- [ASSIGNMENT]
Return every line of the listing, exactly as it reads.

INPUT FOR THIS TASK Block Start

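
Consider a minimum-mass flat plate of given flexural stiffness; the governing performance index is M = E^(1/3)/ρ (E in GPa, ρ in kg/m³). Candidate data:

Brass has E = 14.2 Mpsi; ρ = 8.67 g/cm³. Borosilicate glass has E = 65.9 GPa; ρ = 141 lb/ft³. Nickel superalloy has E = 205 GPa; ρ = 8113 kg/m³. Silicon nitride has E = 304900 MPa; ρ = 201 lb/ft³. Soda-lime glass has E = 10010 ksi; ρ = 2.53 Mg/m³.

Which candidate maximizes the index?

silicon nitride

In SI units:
  brass: E = 97.91 GPa, ρ = 8670 kg/m³
  borosilicate glass: E = 65.90 GPa, ρ = 2259 kg/m³
  nickel superalloy: E = 205.0 GPa, ρ = 8113 kg/m³
  silicon nitride: E = 304.9 GPa, ρ = 3220 kg/m³
  soda-lime glass: E = 69.02 GPa, ρ = 2530 kg/m³
  silicon nitride: M = 2.09×10⁻³
  borosilicate glass: M = 1.79×10⁻³
  soda-lime glass: M = 1.62×10⁻³
  nickel superalloy: M = 0.727×10⁻³
  brass: M = 0.532×10⁻³
The maximum is for silicon nitride.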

INPUT FOR THIS TASK Block End

- [SOLUTION FOR THIS TASK]
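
Consider a minimum-mass flat plate of given flexural stiffness; the governing performance index is M = E^(1/3)/ρ (E in GPa, ρ in kg/m³). Candidate data:

Brass has E = 14.2 Mpsi; ρ = 8.67 g/cm³. Borosilicate glass has E = 65.9 GPa; ρ = 141 lb/ft³. Nickel superalloy has E = 205 GPa; ρ = 8113 kg/m³. Silicon nitride has E = 304900 MPa; ρ = 201 lb/ft³. Soda-lime glass has E = 10010 ksi; ρ = 2.53 Mg/m³.

Which candidate maximizes the index?

silicon nitride

In SI units:
  brass: E = 97.91 GPa, ρ = 8670 kg/m³
  borosilicate glass: E = 65.90 GPa, ρ = 2259 kg/m³
  nickel superalloy: E = 205.0 GPa, ρ = 8113 kg/m³
  silicon nitride: E = 304.9 GPa, ρ = 3220 kg/m³
  soda-lime glass: E = 69.02 GPa, ρ = 2530 kg/m³
  silicon nitride: M = 2.09×10⁻³
  borosilicate glass: M = 1.79×10⁻³
  soda-lime glass: M = 1.62×10⁻³
  nickel superalloy: M = 0.727×10⁻³
  brass: M = 0.532×10⁻³
The maximum is for silicon nitride.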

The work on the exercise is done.